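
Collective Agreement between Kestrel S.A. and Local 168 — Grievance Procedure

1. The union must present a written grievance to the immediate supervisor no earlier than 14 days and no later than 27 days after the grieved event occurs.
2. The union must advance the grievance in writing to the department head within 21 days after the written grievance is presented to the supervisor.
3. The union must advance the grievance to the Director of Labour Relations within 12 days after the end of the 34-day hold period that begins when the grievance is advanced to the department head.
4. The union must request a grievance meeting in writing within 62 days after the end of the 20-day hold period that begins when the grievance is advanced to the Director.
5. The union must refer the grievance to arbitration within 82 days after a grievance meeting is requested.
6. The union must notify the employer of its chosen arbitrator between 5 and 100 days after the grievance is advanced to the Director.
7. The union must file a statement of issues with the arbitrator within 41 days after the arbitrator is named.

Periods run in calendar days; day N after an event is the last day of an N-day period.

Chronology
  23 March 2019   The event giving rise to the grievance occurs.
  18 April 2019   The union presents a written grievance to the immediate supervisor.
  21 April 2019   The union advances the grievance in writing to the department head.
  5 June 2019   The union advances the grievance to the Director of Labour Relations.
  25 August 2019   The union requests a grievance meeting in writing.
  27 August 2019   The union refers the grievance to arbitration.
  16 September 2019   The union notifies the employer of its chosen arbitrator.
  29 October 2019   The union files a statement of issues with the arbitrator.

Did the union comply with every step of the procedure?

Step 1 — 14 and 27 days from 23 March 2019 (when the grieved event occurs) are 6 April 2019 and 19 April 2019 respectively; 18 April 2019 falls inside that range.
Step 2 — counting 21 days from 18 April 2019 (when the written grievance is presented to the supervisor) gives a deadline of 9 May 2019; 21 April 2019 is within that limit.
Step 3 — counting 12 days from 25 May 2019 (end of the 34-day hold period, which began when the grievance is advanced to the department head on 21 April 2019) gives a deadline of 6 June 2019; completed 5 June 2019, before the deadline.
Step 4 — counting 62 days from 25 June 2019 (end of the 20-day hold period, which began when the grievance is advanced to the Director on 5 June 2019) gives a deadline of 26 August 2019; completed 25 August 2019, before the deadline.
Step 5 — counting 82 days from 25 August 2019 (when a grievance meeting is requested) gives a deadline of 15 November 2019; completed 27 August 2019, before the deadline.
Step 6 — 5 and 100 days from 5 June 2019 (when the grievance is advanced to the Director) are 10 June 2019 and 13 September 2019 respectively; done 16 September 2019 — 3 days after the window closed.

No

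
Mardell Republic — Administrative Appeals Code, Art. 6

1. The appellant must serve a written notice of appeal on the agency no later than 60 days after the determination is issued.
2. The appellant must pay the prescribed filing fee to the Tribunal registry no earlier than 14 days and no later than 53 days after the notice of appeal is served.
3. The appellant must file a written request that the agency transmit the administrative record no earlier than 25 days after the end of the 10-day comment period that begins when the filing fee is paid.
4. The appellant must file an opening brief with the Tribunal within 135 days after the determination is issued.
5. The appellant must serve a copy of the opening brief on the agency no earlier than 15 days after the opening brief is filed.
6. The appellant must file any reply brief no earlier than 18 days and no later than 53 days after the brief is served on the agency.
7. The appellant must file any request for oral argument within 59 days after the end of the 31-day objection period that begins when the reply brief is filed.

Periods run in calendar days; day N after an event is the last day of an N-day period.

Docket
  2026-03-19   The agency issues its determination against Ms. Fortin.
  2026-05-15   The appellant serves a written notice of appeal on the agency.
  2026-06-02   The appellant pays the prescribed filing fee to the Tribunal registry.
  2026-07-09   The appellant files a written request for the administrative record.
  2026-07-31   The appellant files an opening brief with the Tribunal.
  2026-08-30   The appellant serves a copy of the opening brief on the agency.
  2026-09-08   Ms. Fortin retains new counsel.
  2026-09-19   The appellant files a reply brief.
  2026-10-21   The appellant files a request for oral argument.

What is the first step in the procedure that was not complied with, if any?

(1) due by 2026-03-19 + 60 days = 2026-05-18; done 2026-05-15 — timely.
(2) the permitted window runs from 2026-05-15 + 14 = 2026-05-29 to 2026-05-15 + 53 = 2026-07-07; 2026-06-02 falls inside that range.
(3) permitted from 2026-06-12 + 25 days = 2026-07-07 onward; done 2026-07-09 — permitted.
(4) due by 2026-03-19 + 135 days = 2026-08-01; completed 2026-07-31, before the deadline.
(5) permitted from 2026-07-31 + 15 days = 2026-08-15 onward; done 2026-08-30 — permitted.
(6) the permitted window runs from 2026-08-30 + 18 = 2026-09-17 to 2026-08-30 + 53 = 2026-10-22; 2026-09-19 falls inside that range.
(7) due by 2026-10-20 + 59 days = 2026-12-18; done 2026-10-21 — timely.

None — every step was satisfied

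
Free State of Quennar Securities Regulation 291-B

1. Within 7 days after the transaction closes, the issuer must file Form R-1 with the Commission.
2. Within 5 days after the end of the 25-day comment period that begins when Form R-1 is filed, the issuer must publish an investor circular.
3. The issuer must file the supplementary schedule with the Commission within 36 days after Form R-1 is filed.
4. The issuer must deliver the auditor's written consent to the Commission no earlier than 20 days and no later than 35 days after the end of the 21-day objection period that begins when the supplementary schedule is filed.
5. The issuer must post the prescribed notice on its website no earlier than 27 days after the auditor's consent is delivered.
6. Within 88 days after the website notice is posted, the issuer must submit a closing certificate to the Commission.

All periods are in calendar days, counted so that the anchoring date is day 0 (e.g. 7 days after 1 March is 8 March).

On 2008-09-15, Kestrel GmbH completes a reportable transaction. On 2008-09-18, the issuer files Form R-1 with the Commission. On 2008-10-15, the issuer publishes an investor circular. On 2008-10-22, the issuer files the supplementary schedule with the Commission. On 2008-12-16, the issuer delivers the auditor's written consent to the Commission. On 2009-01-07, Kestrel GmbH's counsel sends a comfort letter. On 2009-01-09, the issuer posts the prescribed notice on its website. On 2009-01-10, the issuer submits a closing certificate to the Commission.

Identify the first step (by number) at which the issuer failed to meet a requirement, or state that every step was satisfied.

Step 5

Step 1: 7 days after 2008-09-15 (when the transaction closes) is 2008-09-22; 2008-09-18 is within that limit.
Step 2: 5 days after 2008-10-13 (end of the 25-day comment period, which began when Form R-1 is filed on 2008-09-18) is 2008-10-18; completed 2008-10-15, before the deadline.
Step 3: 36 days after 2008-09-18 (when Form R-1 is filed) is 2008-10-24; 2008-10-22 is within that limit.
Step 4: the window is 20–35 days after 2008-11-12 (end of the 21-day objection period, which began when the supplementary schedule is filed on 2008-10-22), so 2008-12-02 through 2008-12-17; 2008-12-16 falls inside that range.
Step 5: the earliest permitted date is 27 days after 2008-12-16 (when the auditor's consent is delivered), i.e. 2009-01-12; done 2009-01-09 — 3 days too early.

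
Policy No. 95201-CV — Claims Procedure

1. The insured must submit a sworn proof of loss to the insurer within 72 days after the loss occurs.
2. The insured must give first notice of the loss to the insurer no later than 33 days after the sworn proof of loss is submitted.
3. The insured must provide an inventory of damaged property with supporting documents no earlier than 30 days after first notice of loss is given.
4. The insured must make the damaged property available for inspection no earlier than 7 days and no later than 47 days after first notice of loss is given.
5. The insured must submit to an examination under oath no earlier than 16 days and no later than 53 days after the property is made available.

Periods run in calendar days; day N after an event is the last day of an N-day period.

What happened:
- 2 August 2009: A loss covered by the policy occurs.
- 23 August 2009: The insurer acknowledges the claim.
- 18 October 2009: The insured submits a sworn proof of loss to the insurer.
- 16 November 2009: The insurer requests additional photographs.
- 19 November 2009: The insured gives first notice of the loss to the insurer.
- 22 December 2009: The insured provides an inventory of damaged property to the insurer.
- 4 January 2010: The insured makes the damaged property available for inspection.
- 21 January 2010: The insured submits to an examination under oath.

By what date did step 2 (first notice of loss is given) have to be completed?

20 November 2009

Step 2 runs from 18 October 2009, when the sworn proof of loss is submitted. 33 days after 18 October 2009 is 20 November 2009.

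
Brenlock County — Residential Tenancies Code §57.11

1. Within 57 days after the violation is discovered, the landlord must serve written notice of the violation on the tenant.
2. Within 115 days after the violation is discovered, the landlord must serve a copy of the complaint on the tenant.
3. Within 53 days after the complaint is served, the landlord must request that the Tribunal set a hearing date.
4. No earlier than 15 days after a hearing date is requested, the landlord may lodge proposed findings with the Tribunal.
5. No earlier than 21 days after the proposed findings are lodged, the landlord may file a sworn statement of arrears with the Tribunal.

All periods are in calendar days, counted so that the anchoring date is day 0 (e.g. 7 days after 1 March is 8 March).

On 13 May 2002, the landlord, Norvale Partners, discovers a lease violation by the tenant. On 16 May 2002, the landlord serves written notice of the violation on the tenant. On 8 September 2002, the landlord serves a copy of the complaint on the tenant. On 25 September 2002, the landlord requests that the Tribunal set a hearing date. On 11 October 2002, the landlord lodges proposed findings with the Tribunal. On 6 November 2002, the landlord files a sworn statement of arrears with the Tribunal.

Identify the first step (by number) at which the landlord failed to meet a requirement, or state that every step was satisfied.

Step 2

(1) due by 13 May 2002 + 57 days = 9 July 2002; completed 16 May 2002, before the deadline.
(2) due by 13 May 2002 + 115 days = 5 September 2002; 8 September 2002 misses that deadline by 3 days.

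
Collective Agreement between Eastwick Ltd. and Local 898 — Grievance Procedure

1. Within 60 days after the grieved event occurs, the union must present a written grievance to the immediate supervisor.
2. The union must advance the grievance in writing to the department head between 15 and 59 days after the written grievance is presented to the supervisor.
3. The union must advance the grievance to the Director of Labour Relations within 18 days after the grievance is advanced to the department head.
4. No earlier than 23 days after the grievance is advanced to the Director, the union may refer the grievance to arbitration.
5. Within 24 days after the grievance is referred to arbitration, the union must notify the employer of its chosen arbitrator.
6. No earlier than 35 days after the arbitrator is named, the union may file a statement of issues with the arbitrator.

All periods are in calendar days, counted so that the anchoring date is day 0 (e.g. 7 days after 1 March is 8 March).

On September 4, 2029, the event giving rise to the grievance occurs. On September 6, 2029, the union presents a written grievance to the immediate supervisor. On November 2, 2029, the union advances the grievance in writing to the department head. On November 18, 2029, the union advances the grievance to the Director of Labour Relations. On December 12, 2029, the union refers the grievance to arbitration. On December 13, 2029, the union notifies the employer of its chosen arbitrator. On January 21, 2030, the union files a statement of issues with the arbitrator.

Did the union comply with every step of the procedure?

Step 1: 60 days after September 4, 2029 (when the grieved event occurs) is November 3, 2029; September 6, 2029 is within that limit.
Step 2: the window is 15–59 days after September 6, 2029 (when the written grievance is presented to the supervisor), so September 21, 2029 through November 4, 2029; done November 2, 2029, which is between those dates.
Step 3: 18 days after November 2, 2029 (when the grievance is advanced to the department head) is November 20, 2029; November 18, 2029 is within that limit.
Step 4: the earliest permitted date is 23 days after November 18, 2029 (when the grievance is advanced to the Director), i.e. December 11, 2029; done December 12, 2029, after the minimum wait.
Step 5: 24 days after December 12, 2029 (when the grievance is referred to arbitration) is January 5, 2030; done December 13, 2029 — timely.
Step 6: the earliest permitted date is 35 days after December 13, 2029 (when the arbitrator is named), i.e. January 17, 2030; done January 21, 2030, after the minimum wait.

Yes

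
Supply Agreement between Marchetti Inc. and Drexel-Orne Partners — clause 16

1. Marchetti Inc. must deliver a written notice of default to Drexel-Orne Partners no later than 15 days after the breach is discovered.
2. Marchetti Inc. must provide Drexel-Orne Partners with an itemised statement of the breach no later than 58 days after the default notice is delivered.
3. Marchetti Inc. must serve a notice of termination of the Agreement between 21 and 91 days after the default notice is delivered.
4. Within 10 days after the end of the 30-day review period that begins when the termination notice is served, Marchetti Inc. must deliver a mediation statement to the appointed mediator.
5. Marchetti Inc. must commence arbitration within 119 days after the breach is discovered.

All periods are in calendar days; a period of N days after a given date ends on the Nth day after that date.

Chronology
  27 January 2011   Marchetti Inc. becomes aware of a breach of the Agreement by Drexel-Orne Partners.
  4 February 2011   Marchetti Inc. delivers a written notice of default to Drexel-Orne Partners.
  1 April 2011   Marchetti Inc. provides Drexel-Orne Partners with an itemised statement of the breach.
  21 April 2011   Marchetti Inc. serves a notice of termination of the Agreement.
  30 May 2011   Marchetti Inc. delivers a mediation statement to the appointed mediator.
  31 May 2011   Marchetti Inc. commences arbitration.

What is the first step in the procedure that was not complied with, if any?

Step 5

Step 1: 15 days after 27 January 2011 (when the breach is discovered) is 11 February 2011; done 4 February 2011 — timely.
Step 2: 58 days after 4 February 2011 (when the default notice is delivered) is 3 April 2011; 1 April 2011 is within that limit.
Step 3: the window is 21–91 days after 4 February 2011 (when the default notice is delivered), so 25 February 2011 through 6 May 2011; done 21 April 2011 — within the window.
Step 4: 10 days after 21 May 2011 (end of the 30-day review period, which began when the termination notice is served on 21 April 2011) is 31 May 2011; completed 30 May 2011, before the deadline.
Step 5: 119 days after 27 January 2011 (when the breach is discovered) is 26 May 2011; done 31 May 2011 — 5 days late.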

________

WHAT TO PRODUCE
The answer is the run of lines above from the line containing "4. Within 10" through the line containing "Inc. commences arbitration.", copied exactly and alone.

RESPONSE TO THIS EXERCISE
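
4. Within 10 days after the end of the 30-day review period that begins when the termination notice is served, Marchetti Inc. must deliver a mediation statement to the appointed mediator.
5. Marchetti Inc. must commence arbitration within 119 days after the breach is discovered.

All periods are in calendar days; a period of N days after a given date ends on the Nth day after that date.

Chronology
  27 January 2011   Marchetti Inc. becomes aware of a breach of the Agreement by Drexel-Orne Partners.
  4 February 2011   Marchetti Inc. delivers a written notice of default to Drexel-Orne Partners.
  1 April 2011   Marchetti Inc. provides Drexel-Orne Partners with an itemised statement of the breach.
  21 April 2011   Marchetti Inc. serves a notice of termination of the Agreement.
  30 May 2011   Marchetti Inc. delivers a mediation statement to the appointed mediator.
  31 May 2011   Marchetti Inc. commences arbitration.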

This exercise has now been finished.